| TASK TO COMPLETE |
In the data below, find the line that contains "A cohort life table for a" and the line that contains "x=1: survivorship=0.99, mx=0.0". Copy both, plus every line between them, exactly.

___ RECORD EXTRACTS

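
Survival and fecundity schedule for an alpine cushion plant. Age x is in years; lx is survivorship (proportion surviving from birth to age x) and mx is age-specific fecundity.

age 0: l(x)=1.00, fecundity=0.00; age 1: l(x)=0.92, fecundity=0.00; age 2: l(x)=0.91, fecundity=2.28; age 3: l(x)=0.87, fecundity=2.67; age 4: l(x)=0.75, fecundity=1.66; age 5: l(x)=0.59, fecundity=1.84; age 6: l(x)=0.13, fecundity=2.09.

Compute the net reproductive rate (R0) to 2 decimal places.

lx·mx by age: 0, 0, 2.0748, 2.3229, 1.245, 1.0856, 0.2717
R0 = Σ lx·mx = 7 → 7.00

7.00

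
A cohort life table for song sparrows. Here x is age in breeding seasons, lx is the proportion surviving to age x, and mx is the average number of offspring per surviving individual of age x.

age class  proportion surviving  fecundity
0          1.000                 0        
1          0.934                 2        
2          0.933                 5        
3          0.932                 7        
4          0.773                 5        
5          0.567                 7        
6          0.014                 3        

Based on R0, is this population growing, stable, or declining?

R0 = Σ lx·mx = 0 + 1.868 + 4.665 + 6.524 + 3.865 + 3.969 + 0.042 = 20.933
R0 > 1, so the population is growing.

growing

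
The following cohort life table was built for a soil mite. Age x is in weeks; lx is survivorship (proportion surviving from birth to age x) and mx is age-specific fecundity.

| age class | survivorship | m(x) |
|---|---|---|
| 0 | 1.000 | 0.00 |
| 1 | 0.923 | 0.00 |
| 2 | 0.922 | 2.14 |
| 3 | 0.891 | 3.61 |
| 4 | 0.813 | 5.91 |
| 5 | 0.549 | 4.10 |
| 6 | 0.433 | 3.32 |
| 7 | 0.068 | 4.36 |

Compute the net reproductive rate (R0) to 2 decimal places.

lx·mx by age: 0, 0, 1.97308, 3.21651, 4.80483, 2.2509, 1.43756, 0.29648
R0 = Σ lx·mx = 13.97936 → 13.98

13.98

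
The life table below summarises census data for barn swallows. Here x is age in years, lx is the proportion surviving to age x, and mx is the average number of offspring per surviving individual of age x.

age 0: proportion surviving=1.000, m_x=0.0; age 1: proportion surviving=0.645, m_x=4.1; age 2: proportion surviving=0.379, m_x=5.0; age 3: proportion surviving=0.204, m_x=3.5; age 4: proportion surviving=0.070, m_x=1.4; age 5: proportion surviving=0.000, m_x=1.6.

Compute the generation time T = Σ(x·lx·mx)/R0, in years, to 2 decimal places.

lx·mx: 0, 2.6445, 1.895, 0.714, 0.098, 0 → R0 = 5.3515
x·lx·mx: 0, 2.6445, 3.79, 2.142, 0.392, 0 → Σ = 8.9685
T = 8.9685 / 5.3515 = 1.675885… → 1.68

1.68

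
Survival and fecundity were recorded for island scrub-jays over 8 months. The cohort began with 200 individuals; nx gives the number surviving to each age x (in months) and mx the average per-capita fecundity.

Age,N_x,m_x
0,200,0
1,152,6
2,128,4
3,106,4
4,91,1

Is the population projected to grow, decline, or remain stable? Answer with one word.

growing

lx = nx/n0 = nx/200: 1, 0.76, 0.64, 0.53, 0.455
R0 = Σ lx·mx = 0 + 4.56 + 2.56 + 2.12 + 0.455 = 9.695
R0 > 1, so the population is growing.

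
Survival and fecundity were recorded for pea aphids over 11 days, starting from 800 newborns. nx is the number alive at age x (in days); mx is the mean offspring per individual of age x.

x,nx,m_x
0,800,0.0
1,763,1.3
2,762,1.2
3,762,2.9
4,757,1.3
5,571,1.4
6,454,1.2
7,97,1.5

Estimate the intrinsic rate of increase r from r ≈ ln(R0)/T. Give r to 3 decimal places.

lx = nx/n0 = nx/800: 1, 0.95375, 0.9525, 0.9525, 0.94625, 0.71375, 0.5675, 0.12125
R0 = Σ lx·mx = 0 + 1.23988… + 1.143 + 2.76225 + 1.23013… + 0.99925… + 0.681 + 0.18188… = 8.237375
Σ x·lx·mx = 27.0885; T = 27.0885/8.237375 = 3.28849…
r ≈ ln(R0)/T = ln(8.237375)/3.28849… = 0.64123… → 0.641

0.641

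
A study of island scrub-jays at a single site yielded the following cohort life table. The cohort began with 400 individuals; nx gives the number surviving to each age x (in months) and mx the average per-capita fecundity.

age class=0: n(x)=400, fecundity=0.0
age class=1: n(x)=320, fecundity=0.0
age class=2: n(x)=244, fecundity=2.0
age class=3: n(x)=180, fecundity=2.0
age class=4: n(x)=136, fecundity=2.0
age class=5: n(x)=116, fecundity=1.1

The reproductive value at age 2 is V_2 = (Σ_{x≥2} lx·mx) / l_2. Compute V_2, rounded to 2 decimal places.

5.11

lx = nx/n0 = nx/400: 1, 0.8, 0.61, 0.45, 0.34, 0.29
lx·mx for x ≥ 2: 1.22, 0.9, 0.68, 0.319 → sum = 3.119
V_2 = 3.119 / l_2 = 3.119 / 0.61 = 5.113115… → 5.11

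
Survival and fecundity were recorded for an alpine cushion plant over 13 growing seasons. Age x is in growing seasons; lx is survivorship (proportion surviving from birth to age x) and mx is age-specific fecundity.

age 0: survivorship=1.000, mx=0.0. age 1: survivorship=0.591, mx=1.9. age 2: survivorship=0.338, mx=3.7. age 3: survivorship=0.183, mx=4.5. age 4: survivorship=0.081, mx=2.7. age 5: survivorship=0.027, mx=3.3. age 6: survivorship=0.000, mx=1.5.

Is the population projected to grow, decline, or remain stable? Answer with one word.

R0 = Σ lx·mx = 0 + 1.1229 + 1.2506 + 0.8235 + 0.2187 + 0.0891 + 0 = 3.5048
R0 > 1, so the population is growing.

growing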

______
___ RECORD EXTRACTS

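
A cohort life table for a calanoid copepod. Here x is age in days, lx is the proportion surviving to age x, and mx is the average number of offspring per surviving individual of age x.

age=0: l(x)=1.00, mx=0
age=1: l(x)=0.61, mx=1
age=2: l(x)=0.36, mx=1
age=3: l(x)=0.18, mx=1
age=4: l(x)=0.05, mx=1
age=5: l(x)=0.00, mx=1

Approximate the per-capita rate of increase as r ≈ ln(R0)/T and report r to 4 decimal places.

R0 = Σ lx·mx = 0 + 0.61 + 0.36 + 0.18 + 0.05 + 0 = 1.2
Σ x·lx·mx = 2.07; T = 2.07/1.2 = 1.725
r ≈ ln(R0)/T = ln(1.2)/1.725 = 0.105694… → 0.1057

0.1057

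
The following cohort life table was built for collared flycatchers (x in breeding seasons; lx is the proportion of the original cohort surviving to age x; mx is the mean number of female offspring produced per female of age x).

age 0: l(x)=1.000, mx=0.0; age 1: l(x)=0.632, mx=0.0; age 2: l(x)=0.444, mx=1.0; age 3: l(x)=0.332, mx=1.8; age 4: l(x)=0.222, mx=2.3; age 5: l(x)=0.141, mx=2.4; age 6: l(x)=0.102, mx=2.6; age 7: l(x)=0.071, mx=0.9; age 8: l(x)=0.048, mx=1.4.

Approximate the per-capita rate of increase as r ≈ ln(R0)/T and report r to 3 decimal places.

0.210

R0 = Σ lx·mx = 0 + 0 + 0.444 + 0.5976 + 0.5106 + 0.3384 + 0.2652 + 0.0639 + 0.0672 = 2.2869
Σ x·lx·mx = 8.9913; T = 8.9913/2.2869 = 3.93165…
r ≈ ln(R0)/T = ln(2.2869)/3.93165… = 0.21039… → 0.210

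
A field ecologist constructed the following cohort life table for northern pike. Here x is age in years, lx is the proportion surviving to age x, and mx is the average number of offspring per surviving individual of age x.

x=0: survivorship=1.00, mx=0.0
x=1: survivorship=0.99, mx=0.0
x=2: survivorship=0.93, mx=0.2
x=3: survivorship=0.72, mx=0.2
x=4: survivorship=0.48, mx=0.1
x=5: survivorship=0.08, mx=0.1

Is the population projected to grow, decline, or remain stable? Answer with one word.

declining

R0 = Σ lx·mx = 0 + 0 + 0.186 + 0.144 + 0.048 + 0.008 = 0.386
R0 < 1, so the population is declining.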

______

| THE COMPLETED TASK |
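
A cohort life table for a calanoid copepod. Here x is age in days, lx is the proportion surviving to age x, and mx is the average number of offspring per surviving individual of age x.

age=0: l(x)=1.00, mx=0
age=1: l(x)=0.61, mx=1
age=2: l(x)=0.36, mx=1
age=3: l(x)=0.18, mx=1
age=4: l(x)=0.05, mx=1
age=5: l(x)=0.00, mx=1

Approximate the per-capita rate of increase as r ≈ ln(R0)/T and report r to 4 decimal places.

R0 = Σ lx·mx = 0 + 0.61 + 0.36 + 0.18 + 0.05 + 0 = 1.2
Σ x·lx·mx = 2.07; T = 2.07/1.2 = 1.725
r ≈ ln(R0)/T = ln(1.2)/1.725 = 0.105694… → 0.1057

0.1057

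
The following cohort life table was built for collared flycatchers (x in breeding seasons; lx is the proportion of the original cohort surviving to age x; mx is the mean number of female offspring produced per female of age x).

age 0: l(x)=1.000, mx=0.0; age 1: l(x)=0.632, mx=0.0; age 2: l(x)=0.444, mx=1.0; age 3: l(x)=0.332, mx=1.8; age 4: l(x)=0.222, mx=2.3; age 5: l(x)=0.141, mx=2.4; age 6: l(x)=0.102, mx=2.6; age 7: l(x)=0.071, mx=0.9; age 8: l(x)=0.048, mx=1.4.

Approximate the per-capita rate of increase as r ≈ ln(R0)/T and report r to 3 decimal places.

0.210

R0 = Σ lx·mx = 0 + 0 + 0.444 + 0.5976 + 0.5106 + 0.3384 + 0.2652 + 0.0639 + 0.0672 = 2.2869
Σ x·lx·mx = 8.9913; T = 8.9913/2.2869 = 3.93165…
r ≈ ln(R0)/T = ln(2.2869)/3.93165… = 0.21039… → 0.210

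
A field ecologist constructed the following cohort life table for northern pike. Here x is age in years, lx is the proportion surviving to age x, and mx is the average number of offspring per surviving individual of age x.

x=0: survivorship=1.00, mx=0.0
x=1: survivorship=0.99, mx=0.0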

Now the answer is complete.